▶ What is expected: Give back all of the data verbatim.

[[ Dataset entries, beginning ]]

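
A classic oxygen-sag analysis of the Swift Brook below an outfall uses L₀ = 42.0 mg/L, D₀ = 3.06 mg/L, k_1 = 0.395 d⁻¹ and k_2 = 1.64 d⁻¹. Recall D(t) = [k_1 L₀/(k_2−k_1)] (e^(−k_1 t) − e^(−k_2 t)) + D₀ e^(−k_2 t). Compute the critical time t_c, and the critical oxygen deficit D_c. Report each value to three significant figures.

t_c ≈ 0.934 d; D_c ≈ 7.00 mg/L

At the critical point dD/dt = 0, so k_1 L₀ e^(−k_1 t) = k_2 D. Substituting D(t) from the Streeter–Phelps equation and solving for t gives
t_c = ln[(k_2/k_1)(1 − D₀(k_2−k_1)/(k_1 L₀))] / (k_2−k_1).
Here k_2−k_1 = 1.245 d⁻¹ and 1 − D₀(k_2−k_1)/(k_1 L₀) = 1 − 3.06×1.245/(0.395×42.0) = 0.7704, so
t_c = ln(4.152 × 0.7704) / 1.245 = 1.163 / 1.245 = 0.9339 d.
L(t_c) = L₀ e^(−k_1 t_c) = 42.0 × 0.6915 = 29.04 mg/L, and at the critical point k_2 D_c = k_1 L, so D_c = (0.395/1.64) × 29.04 = 6.995 mg/L.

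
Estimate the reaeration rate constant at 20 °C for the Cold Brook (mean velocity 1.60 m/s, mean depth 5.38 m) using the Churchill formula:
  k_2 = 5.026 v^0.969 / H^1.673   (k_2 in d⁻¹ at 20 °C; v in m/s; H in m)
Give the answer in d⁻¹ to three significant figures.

k_2 = 5.026 × 1.60^0.969 / 5.38^1.673 = 5.026 × 1.577 / 16.70 = 0.4747 d⁻¹.

k_2 ≈ 0.475 d⁻¹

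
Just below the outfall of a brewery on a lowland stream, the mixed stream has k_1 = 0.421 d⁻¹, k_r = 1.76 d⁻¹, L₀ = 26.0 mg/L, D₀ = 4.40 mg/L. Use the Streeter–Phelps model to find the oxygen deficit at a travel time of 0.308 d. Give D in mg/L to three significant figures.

D ≈ 4.99 mg/L

k_1 L₀/(k_r−k_1) = 0.421×26.0/(1.76−0.421) = 10.95/1.339 = 8.175 mg/L.
e^(−k_1 t) = e^(−0.421×0.3080) = 0.8784; e^(−k_r t) = e^(−1.76×0.3080) = 0.5815.
D = 8.175 × (0.8784 − 0.5815) + 4.40 × 0.5815 = 2.427 + 2.559 = 4.985 mg/L.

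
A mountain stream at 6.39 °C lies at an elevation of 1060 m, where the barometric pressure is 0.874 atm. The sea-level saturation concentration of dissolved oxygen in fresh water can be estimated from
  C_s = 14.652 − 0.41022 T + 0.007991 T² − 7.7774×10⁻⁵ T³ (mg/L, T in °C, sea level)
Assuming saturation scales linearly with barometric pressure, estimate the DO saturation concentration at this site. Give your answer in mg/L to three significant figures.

C_s ≈ 10.8 mg/L

At sea level: C_s = 14.652 − 0.41022×6.39 + 0.007991×6.39² − 7.7774×10⁻⁵×6.39³ = 12.34 mg/L.
Pressure correction: C_s' = 12.34 × 0.874 = 10.78 mg/L.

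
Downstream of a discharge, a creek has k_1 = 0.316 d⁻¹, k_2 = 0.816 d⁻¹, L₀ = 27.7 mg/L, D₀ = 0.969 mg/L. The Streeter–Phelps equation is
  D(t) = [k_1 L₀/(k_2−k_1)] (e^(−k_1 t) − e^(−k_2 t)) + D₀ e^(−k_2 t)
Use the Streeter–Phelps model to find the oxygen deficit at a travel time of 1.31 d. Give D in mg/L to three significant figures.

D ≈ 5.89 mg/L

k_1 L₀/(k_2−k_1) = 0.316×27.7/(0.816−0.316) = 8.753/0.5000 = 17.51 mg/L.
e^(−k_1 t) = e^(−0.316×1.310) = 0.6610; e^(−k_2 t) = e^(−0.816×1.310) = 0.3434.
D = 17.51 × (0.6610 − 0.3434) + 0.969 × 0.3434 = 5.561 + 0.3327 = 5.894 mg/L.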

[[ Dataset entries, end ]]

▶ Result:
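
A classic oxygen-sag analysis of the Swift Brook below an outfall uses L₀ = 42.0 mg/L, D₀ = 3.06 mg/L, k_1 = 0.395 d⁻¹ and k_2 = 1.64 d⁻¹. Recall D(t) = [k_1 L₀/(k_2−k_1)] (e^(−k_1 t) − e^(−k_2 t)) + D₀ e^(−k_2 t). Compute the critical time t_c, and the critical oxygen deficit D_c. Report each value to three significant figures.

t_c ≈ 0.934 d; D_c ≈ 7.00 mg/L

At the critical point dD/dt = 0, so k_1 L₀ e^(−k_1 t) = k_2 D. Substituting D(t) from the Streeter–Phelps equation and solving for t gives
t_c = ln[(k_2/k_1)(1 − D₀(k_2−k_1)/(k_1 L₀))] / (k_2−k_1).
Here k_2−k_1 = 1.245 d⁻¹ and 1 − D₀(k_2−k_1)/(k_1 L₀) = 1 − 3.06×1.245/(0.395×42.0) = 0.7704, so
t_c = ln(4.152 × 0.7704) / 1.245 = 1.163 / 1.245 = 0.9339 d.
L(t_c) = L₀ e^(−k_1 t_c) = 42.0 × 0.6915 = 29.04 mg/L, and at the critical point k_2 D_c = k_1 L, so D_c = (0.395/1.64) × 29.04 = 6.995 mg/L.

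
Estimate the reaeration rate constant at 20 °C for the Cold Brook (mean velocity 1.60 m/s, mean depth 5.38 m) using the Churchill formula:
  k_2 = 5.026 v^0.969 / H^1.673   (k_2 in d⁻¹ at 20 °C; v in m/s; H in m)
Give the answer in d⁻¹ to three significant figures.

k_2 = 5.026 × 1.60^0.969 / 5.38^1.673 = 5.026 × 1.577 / 16.70 = 0.4747 d⁻¹.

k_2 ≈ 0.475 d⁻¹

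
Just below the outfall of a brewery on a lowland stream, the mixed stream has k_1 = 0.421 d⁻¹, k_r = 1.76 d⁻¹, L₀ = 26.0 mg/L, D₀ = 4.40 mg/L. Use the Streeter–Phelps model to find the oxygen deficit at a travel time of 0.308 d. Give D in mg/L to three significant figures.

D ≈ 4.99 mg/L

k_1 L₀/(k_r−k_1) = 0.421×26.0/(1.76−0.421) = 10.95/1.339 = 8.175 mg/L.
e^(−k_1 t) = e^(−0.421×0.3080) = 0.8784; e^(−k_r t) = e^(−1.76×0.3080) = 0.5815.
D = 8.175 × (0.8784 − 0.5815) + 4.40 × 0.5815 = 2.427 + 2.559 = 4.985 mg/L.

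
A mountain stream at 6.39 °C lies at an elevation of 1060 m, where the barometric pressure is 0.874 atm. The sea-level saturation concentration of dissolved oxygen in fresh water can be estimated from
  C_s = 14.652 − 0.41022 T + 0.007991 T² − 7.7774×10⁻⁵ T³ (mg/L, T in °C, sea level)
Assuming saturation scales linearly with barometric pressure, estimate the DO saturation concentration at this site. Give your answer in mg/L to three significant figures.

C_s ≈ 10.8 mg/L

At sea level: C_s = 14.652 − 0.41022×6.39 + 0.007991×6.39² − 7.7774×10⁻⁵×6.39³ = 12.34 mg/L.
Pressure correction: C_s' = 12.34 × 0.874 = 10.78 mg/L.

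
Downstream of a discharge, a creek has k_1 = 0.316 d⁻¹, k_2 = 0.816 d⁻¹, L₀ = 27.7 mg/L, D₀ = 0.969 mg/L. The Streeter–Phelps equation is
  D(t) = [k_1 L₀/(k_2−k_1)] (e^(−k_1 t) − e^(−k_2 t)) + D₀ e^(−k_2 t)
Use the Streeter–Phelps model to find the oxygen deficit at a travel time of 1.31 d. Give D in mg/L to three significant figures.

D ≈ 5.89 mg/L

k_1 L₀/(k_2−k_1) = 0.316×27.7/(0.816−0.316) = 8.753/0.5000 = 17.51 mg/L.
e^(−k_1 t) = e^(−0.316×1.310) = 0.6610; e^(−k_2 t) = e^(−0.816×1.310) = 0.3434.
D = 17.51 × (0.6610 − 0.3434) + 0.969 × 0.3434 = 5.561 + 0.3327 = 5.894 mg/L.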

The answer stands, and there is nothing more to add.